_Work task:_ Below are entries. Pull out all lines containing "deterministic".

(Stored dataset items)
────────

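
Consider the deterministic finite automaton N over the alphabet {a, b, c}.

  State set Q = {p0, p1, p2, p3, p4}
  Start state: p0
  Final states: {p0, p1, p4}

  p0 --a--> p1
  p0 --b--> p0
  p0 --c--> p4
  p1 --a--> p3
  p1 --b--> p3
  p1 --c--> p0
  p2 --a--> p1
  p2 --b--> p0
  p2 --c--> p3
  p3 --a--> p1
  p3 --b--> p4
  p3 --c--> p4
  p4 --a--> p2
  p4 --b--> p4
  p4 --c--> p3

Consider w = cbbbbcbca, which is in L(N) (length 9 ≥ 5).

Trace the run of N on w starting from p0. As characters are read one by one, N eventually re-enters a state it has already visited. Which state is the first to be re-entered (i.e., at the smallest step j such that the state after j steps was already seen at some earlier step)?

State sequence: p0 -c-> p4 -b-> p4 -b-> p4 -b-> p4 -b-> p4 -c-> p3 -b-> p4 -c-> p3 -a-> p1
First repeat at step 2: p4 was already visited.

The earliest repeat is at step j = 2: N is in p4, which it already visited at step i = 1.

p4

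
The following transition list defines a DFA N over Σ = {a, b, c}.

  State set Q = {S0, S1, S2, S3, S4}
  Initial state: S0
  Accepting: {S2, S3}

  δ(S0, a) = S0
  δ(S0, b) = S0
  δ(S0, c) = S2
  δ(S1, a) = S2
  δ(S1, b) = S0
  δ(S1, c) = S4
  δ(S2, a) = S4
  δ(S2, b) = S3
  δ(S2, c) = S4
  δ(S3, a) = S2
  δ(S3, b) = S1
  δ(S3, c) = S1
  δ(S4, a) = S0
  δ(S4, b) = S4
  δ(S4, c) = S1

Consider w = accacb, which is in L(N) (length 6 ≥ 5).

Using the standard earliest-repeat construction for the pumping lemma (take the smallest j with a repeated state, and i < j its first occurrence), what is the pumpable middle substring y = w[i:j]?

a

Run of N on w = a c c a c b:
  step 0: S0  (start)
  step 1: S0  (read a: S0→S0)   ← first repeat (S0 seen earlier)
  step 2: S2  (read c: S0→S2)
  step 3: S4  (read c: S2→S4)
  step 4: S0  (read a: S4→S0)
  step 5: S2  (read c: S0→S2)
  step 6: S3  (read b: S2→S3)

So i = 0, j = 1, giving x = w[0:0] = ε, y = w[0:1] = a, z = w[1:6] = ccacb.
Check: |xy| = 1 ≤ 5 and |y| = 1 ≥ 1. Reading y takes N from S0 back to S0, so every xyⁱz is accepted.
Since N has 5 states, any run of length ≥ 5 visits 5+1 states, so by pigeonhole some state repeats within the first 5 steps — that repeat gives the pumpable loop.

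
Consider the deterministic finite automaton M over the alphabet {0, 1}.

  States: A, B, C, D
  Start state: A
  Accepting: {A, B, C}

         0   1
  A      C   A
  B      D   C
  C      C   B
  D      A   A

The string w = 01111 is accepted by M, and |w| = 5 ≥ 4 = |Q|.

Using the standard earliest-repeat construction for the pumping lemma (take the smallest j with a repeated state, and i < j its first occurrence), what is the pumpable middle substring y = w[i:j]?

11

Run of M on w = 0 1 1 1 1:
  step 0: A  (start)
  step 1: C  (read 0: A→C)
  step 2: B  (read 1: C→B)
  step 3: C  (read 1: B→C)   ← first repeat (C seen earlier)
  step 4: B  (read 1: C→B)
  step 5: C  (read 1: B→C)

So i = 1, j = 3, giving x = w[0:1] = 0, y = w[1:3] = 11, z = w[3:5] = 11.
Check: |xy| = 3 ≤ 4 and |y| = 2 ≥ 1. Reading y takes M from C back to C, so every xyⁱz is accepted.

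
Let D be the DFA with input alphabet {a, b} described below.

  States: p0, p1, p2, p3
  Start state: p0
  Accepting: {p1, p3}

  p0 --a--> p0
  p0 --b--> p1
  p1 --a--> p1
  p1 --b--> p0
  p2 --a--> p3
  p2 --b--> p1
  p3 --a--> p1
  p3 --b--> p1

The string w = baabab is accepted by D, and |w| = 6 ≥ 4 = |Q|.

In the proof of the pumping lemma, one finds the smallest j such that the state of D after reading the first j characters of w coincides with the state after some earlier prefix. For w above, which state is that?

p1

Run of D on w = b a a b a b:
  step 0: p0  (start)
  step 1: p1  (read b: p0→p1)
  step 2: p1  (read a: p1→p1)   ← first repeat (p1 seen earlier)
  step 3: p1  (read a: p1→p1)
  step 4: p0  (read b: p1→p0)
  step 5: p0  (read a: p0→p0)
  step 6: p1  (read b: p0→p1)

The earliest repeat is at step j = 2: D is in p1, which it already visited at step i = 1.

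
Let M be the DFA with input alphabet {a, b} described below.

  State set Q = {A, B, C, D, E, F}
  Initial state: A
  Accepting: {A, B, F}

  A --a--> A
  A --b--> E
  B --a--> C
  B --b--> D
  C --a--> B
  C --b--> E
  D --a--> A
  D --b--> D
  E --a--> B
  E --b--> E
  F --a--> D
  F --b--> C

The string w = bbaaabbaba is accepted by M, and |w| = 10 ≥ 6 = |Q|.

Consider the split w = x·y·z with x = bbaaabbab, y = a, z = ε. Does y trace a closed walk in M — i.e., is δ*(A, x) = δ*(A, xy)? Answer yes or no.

no

Run of M on the first 10 characters of w = b b a a a b b a b a:
  step 0: A  (start)
  step 1: E  (read b: A→E)
  step 2: E  (read b: E→E)
  step 3: B  (read a: E→B)
  step 4: C  (read a: B→C)
  step 5: B  (read a: C→B)
  step 6: D  (read b: B→D)
  step 7: D  (read b: D→D)
  step 8: A  (read a: D→A)
  step 9: E  (read b: A→E)
  step 10: B  (read a: E→B)

After x (step 9): E. After xy (step 10): B.
They differ (E ≠ B), so y is not a cycle from the state after x; this split is not the one the pumping-lemma construction produces, and pumping y need not keep the string in L(M).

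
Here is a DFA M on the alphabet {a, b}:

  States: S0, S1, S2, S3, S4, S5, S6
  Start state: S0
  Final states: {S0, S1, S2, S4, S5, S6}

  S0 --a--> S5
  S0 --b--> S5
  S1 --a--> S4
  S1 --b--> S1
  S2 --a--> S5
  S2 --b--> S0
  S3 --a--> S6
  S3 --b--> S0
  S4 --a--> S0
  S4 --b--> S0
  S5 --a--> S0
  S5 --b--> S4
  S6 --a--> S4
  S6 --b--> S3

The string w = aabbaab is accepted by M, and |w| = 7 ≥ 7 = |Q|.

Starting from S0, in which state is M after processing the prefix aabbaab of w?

S4

Run of M on the first 7 characters of w = a a b b a a b:
  step 0: S0  (start)
  step 1: S5  (read a: S0→S5)
  step 2: S0  (read a: S5→S0)
  step 3: S5  (read b: S0→S5)
  step 4: S4  (read b: S5→S4)
  step 5: S0  (read a: S4→S0)
  step 6: S5  (read a: S0→S5)
  step 7: S4  (read b: S5→S4)

After reading 7 characters, M is in state S4.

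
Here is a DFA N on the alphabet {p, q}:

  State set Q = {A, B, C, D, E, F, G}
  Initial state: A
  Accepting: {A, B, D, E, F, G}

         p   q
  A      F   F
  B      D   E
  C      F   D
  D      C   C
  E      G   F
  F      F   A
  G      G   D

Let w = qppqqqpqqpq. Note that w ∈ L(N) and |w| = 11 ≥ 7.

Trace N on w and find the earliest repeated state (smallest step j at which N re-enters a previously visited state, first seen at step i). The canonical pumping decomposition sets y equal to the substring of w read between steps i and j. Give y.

State sequence: A -q-> F -p-> F -p-> F -q-> A -q-> F -q-> A -p-> F -q-> A -q-> F -p-> F -q-> A
First repeat at step 2: F was already visited.

So i = 1, j = 2, giving x = w[0:1] = q, y = w[1:2] = p, z = w[2:11] = pqqqpqqpq.
Check: |xy| = 2 ≤ 7 and |y| = 1 ≥ 1. Reading y takes N from F back to F, so every xyⁱz is accepted.

p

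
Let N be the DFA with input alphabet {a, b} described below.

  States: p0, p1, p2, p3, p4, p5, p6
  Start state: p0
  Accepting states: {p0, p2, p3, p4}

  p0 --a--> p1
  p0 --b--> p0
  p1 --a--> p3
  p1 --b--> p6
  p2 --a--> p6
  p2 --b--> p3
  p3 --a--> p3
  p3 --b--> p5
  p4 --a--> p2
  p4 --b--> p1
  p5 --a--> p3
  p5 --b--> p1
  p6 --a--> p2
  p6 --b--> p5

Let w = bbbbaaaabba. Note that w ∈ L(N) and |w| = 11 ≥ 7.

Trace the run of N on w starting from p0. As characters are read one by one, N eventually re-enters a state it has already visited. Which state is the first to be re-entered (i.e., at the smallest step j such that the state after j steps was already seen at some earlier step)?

State sequence: p0 -b-> p0 -b-> p0 -b-> p0 -b-> p0 -a-> p1 -a-> p3 -a-> p3 -a-> p3 -b-> p5 -b-> p1 -a-> p3
First repeat at step 1: p0 was already visited.

The earliest repeat is at step j = 1: N is in p0, which it already visited at step i = 0.
Pumping length from the standard proof: p = 7 (the number of states). The repeated state found above gives |xy| = j ≤ 7 and |y| = j − i ≥ 1.

p0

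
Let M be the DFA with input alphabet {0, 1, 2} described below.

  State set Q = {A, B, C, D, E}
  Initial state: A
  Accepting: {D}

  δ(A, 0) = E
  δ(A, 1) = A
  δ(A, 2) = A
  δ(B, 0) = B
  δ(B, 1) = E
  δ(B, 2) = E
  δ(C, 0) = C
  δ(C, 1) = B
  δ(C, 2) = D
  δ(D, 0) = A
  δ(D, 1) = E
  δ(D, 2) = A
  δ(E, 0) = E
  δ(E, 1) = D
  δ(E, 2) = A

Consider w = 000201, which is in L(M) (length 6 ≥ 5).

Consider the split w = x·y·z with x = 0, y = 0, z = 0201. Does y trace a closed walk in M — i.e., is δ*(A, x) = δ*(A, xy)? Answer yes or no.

State sequence: A -0-> E -0-> E

After x (step 1): E. After xy (step 2): E.
They match, so y = 0 drives M around a cycle from E back to itself; pumping y any number of times keeps M in E before reading z, and xyⁱz ∈ L(M) for every i ≥ 0.

yes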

────────

_Task result:_
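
Consider the deterministic finite automaton N over the alphabet {a, b, c}.
Consider the deterministic finite automaton M over the alphabet {0, 1}.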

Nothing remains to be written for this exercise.